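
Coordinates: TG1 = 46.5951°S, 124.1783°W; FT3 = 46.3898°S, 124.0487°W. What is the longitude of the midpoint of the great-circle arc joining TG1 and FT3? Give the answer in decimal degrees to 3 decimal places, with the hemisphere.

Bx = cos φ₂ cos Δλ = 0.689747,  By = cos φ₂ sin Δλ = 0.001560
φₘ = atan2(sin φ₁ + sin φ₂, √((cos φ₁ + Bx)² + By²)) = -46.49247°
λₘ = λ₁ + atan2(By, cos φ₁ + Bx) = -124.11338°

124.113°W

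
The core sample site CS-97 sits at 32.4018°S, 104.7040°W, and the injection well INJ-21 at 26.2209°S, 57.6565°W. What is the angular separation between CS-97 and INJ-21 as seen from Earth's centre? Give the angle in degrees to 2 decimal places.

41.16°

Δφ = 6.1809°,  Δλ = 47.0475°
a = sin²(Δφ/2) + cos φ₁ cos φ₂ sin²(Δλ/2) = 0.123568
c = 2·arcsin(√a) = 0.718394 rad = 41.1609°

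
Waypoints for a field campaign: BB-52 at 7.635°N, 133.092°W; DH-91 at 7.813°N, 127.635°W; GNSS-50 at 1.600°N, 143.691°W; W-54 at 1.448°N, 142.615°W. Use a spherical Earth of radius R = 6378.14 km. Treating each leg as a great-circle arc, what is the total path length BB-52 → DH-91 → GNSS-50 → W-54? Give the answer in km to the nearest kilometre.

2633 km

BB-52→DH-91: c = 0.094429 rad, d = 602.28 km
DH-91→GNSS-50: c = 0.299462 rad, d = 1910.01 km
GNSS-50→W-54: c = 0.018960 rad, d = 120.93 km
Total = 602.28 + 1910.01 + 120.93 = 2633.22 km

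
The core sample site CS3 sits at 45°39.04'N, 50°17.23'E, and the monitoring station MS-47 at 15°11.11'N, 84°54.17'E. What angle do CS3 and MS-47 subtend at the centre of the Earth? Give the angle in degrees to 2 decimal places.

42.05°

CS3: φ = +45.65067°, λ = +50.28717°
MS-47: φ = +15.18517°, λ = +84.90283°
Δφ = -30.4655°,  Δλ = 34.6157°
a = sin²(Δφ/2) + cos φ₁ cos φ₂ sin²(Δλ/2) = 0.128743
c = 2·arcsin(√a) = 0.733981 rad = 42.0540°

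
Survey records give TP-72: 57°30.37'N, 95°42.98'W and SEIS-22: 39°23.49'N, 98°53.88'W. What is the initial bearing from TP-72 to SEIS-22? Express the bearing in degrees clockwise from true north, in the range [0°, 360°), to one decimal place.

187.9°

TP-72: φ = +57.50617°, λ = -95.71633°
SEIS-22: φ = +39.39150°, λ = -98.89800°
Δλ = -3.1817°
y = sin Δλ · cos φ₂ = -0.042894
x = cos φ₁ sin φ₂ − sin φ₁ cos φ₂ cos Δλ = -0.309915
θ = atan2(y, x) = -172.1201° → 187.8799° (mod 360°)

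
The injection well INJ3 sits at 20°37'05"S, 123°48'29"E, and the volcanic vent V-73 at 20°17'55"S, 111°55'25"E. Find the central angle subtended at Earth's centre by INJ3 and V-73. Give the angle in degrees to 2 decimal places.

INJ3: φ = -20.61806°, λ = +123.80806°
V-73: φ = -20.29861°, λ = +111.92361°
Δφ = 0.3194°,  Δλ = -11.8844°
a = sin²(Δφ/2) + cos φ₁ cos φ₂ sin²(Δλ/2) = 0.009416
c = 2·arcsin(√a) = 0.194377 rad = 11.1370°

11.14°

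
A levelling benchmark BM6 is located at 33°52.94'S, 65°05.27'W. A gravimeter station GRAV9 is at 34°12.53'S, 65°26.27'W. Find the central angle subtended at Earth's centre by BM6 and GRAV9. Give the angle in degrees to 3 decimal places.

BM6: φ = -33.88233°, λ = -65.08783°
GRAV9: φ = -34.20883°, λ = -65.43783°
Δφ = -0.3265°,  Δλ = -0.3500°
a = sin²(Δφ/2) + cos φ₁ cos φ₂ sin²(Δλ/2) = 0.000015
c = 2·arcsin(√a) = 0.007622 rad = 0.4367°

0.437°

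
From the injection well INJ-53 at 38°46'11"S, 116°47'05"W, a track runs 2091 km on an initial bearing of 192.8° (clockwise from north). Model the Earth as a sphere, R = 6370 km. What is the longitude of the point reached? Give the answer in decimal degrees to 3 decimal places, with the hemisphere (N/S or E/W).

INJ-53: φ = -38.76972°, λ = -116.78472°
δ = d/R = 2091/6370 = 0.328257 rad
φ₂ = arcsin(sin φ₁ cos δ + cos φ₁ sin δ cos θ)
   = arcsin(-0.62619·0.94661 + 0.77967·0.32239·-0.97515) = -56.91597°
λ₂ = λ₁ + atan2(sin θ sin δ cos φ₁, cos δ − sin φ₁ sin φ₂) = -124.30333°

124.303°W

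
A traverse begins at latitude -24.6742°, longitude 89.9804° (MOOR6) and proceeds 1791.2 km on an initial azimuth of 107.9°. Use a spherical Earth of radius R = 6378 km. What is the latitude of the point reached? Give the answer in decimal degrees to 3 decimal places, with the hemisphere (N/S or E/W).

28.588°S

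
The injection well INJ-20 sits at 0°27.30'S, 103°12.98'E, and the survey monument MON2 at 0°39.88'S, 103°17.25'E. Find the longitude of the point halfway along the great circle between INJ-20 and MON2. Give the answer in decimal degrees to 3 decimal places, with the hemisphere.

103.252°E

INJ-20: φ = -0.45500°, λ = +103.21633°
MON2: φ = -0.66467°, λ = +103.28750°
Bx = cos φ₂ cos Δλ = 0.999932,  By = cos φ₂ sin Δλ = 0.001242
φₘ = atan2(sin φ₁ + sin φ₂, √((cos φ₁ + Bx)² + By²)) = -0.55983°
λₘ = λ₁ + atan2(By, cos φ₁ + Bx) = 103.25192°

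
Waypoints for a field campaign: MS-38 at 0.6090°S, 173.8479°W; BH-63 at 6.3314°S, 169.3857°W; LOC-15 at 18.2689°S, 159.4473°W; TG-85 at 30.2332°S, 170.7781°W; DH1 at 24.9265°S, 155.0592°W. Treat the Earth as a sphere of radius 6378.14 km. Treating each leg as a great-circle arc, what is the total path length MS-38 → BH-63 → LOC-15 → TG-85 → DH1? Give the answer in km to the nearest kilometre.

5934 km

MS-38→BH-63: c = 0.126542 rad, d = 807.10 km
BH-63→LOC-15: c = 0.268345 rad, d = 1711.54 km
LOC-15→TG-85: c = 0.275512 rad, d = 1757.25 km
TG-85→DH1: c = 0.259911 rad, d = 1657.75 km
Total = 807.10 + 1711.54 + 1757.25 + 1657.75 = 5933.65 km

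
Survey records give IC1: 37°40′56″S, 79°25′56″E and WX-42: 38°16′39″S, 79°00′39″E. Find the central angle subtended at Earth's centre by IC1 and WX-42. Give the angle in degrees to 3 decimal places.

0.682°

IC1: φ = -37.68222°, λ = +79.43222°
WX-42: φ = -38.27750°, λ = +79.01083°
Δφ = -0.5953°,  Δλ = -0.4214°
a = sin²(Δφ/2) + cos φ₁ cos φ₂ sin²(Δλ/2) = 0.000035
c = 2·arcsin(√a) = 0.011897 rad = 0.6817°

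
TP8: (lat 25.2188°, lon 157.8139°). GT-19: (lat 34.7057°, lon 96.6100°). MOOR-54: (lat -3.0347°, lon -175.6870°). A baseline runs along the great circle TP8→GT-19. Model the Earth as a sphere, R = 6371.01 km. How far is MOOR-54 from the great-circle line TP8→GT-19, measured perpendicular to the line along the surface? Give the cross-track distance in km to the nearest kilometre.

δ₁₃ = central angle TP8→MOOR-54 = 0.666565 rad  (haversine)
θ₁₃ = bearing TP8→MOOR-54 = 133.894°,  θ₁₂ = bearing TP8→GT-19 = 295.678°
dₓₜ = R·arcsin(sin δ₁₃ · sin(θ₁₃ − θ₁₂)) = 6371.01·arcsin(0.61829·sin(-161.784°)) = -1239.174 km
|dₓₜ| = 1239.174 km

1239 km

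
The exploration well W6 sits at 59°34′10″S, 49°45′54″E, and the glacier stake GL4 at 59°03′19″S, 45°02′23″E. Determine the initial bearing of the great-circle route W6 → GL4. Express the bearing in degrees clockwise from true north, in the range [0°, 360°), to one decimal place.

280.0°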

------------------------------------------------------------------------

Restate, without alteration, the lines of the material above that begin at the one containing "The exploration well" and run through its last line.

- _Exercise response_:
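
The exploration well W6 sits at 59°34′10″S, 49°45′54″E, and the glacier stake GL4 at 59°03′19″S, 45°02′23″E. Determine the initial bearing of the great-circle route W6 → GL4. Express the bearing in degrees clockwise from true north, in the range [0°, 360°), to one decimal place.

280.0°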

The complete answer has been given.